*** WORKING DATA ***
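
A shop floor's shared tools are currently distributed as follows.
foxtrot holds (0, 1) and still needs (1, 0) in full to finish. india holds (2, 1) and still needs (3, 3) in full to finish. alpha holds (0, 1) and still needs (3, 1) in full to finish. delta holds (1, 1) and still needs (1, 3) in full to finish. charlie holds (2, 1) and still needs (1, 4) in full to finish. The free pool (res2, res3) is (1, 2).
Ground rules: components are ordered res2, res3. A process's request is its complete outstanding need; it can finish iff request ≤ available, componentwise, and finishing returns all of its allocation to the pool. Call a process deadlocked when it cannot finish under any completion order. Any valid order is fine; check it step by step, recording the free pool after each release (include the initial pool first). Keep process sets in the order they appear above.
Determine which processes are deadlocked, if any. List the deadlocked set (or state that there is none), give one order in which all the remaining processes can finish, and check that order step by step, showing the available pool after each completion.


The deadlocked set is empty.
Key observation: the pool covers foxtrot at once, and every later process fits after earlier releases.
A valid finishing order for the others: foxtrot, delta, charlie, alpha, india. Step-by-step check:
  pool = (1, 2)
  foxtrot: need (1, 0) fits (1, 2); releases (0, 1), pool now (1, 3)
  delta: need (1, 3) fits (1, 3); releases (1, 1), pool now (2, 4)
  charlie: need (1, 4) fits (2, 4); releases (2, 1), pool now (4, 5)
  alpha: need (3, 1) fits (4, 5); releases (0, 1), pool now (4, 6)
  india: need (3, 3) fits (4, 6); releases (2, 1), pool now (6, 7)


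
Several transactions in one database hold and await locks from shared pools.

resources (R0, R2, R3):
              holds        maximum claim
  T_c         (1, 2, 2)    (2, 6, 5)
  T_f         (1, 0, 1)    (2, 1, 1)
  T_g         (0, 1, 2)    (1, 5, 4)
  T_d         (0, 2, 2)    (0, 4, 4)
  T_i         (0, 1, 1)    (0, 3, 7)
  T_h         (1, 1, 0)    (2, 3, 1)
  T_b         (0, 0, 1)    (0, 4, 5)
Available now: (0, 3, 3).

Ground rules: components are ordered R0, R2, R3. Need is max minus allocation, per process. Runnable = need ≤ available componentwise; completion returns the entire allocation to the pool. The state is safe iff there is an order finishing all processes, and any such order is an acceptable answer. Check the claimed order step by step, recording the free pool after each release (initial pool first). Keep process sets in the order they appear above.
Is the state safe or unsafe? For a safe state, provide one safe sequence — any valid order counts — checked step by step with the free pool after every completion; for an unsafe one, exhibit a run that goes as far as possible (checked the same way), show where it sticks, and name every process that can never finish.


The state is UNSAFE.
Key observation: once T_d, T_b, T_i finish, the pool peaks at (0, 6, 7) — and every remaining process still needs more R0 than that.
The run T_d, T_b, T_i cannot be extended any further. Step-by-step check:
  pool = (0, 3, 3)
  run T_d (needs (0, 2, 2), free (0, 3, 3)); after release of (0, 2, 2) the pool is (0, 5, 5)
  run T_b (needs (0, 4, 4), free (0, 5, 5)); after release of (0, 0, 1) the pool is (0, 5, 6)
  run T_i (needs (0, 2, 6), free (0, 5, 6)); after release of (0, 1, 1) the pool is (0, 6, 7)
  blocked: T_c wants (1, 4, 3), pool (0, 6, 7) — not enough R0
  blocked: T_f wants (1, 1, 0), pool (0, 6, 7) — not enough R0
  blocked: T_g wants (1, 4, 2), pool (0, 6, 7) — not enough R0
  blocked: T_h wants (1, 2, 1), pool (0, 6, 7) — not enough R0
Never able to finish: T_c, T_f, T_g and T_h.


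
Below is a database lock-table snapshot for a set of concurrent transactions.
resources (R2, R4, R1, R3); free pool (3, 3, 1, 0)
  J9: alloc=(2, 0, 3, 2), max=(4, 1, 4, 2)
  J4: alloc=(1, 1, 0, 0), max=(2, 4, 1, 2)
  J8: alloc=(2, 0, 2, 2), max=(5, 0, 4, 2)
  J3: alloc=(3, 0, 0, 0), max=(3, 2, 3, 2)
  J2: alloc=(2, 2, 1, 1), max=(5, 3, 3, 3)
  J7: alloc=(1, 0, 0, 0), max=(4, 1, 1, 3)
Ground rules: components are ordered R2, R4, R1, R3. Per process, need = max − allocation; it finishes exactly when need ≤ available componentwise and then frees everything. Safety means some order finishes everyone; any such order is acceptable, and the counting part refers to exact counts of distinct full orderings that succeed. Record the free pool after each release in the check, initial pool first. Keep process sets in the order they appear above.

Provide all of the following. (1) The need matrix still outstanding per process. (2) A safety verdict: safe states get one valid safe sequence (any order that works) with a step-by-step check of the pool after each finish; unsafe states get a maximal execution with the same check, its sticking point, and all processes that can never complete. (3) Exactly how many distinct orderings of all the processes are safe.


(1) Remaining need (order R2, R4, R1, R3):
  J9: (2, 1, 1, 0)
  J4: (1, 3, 1, 2)
  J8: (3, 0, 2, 0)
  J3: (0, 2, 3, 2)
  J2: (3, 1, 2, 2)
  J7: (3, 1, 1, 3)
(2) SAFE. One safe sequence: J9, J3, J2, J8, J7, J4.
Key observation: at J9 the run first touches a limit — (2, 1, 1, 0) against (3, 3, 1, 0), exact on a resource it actually requests.
Step-by-step check:
  pool = (3, 3, 1, 0)
  J9 needs (2, 1, 1, 0) <= (3, 3, 1, 0) -> finishes; pool += (2, 0, 3, 2) = (5, 3, 4, 2)
  J3 needs (0, 2, 3, 2) <= (5, 3, 4, 2) -> finishes; pool += (3, 0, 0, 0) = (8, 3, 4, 2)
  J2 needs (3, 1, 2, 2) <= (8, 3, 4, 2) -> finishes; pool += (2, 2, 1, 1) = (10, 5, 5, 3)
  J8 needs (3, 0, 2, 0) <= (10, 5, 5, 3) -> finishes; pool += (2, 0, 2, 2) = (12, 5, 7, 5)
  J7 needs (3, 1, 1, 3) <= (12, 5, 7, 5) -> finishes; pool += (1, 0, 0, 0) = (13, 5, 7, 5)
  J4 needs (1, 3, 1, 2) <= (13, 5, 7, 5) -> finishes; pool += (1, 1, 0, 0) = (14, 6, 7, 5)
(3) Precisely 80 of the possible complete orderings are safe sequences.


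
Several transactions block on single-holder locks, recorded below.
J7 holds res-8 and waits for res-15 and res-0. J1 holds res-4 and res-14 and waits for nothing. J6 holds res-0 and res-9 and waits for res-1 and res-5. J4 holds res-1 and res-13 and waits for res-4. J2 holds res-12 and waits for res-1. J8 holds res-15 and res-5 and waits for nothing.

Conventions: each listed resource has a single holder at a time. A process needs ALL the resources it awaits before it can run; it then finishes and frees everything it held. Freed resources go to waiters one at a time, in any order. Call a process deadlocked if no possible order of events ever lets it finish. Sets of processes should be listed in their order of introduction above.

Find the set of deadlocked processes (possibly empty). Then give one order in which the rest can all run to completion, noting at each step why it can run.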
*** End of WORKING DATA ***
_WHAT IS BEING ASKED_. Tell me how many lines in the data include "frees", giving only the number.

_ANSWER SECTION_. 2